> [Action item]: Set down the entries once more exactly as they were written.

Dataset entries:
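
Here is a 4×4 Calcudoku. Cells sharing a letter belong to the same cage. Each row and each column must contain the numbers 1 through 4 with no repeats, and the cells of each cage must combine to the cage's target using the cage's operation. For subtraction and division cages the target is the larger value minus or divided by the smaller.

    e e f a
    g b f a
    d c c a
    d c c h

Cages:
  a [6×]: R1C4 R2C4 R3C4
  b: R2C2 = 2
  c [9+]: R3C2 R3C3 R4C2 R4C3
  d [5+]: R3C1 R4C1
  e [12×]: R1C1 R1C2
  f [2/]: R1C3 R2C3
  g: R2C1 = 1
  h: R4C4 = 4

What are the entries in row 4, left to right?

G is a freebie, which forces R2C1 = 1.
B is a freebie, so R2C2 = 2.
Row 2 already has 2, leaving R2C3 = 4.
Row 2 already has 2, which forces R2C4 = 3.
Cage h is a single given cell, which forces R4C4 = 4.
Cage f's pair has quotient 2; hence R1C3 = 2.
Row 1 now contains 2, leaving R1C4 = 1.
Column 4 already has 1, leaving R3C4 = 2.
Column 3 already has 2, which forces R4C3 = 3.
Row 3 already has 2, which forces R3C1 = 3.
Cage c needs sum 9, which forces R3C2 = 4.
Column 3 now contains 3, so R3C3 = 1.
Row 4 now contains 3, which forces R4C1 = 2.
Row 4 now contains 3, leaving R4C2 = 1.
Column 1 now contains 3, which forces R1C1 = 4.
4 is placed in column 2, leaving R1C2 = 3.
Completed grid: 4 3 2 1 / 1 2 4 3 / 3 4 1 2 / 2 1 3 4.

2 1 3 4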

> [Exercise output]:
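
Here is a 4×4 Calcudoku. Cells sharing a letter belong to the same cage. Each row and each column must contain the numbers 1 through 4 with no repeats, and the cells of each cage must combine to the cage's target using the cage's operation. For subtraction and division cages the target is the larger value minus or divided by the smaller.

    e e f a
    g b f a
    d c c a
    d c c h

Cages:
  a [6×]: R1C4 R2C4 R3C4
  b: R2C2 = 2
  c [9+]: R3C2 R3C3 R4C2 R4C3
  d [5+]: R3C1 R4C1
  e [12×]: R1C1 R1C2
  f [2/]: R1C3 R2C3
  g: R2C1 = 1
  h: R4C4 = 4

What are the entries in row 4, left to right?

G is a freebie, which forces R2C1 = 1.
B is a freebie, so R2C2 = 2.
Row 2 already has 2, leaving R2C3 = 4.
Row 2 already has 2, which forces R2C4 = 3.
Cage h is a single given cell, which forces R4C4 = 4.
Cage f's pair has quotient 2; hence R1C3 = 2.
Row 1 now contains 2, leaving R1C4 = 1.
Column 4 already has 1, leaving R3C4 = 2.
Column 3 already has 2, which forces R4C3 = 3.
Row 3 already has 2, which forces R3C1 = 3.
Cage c needs sum 9, which forces R3C2 = 4.
Column 3 now contains 3, so R3C3 = 1.
Row 4 now contains 3, which forces R4C1 = 2.
Row 4 now contains 3, leaving R4C2 = 1.
Column 1 now contains 3, which forces R1C1 = 4.
4 is placed in column 2, leaving R1C2 = 3.
Completed grid: 4 3 2 1 / 1 2 4 3 / 3 4 1 2 / 2 1 3 4.

2 1 3 4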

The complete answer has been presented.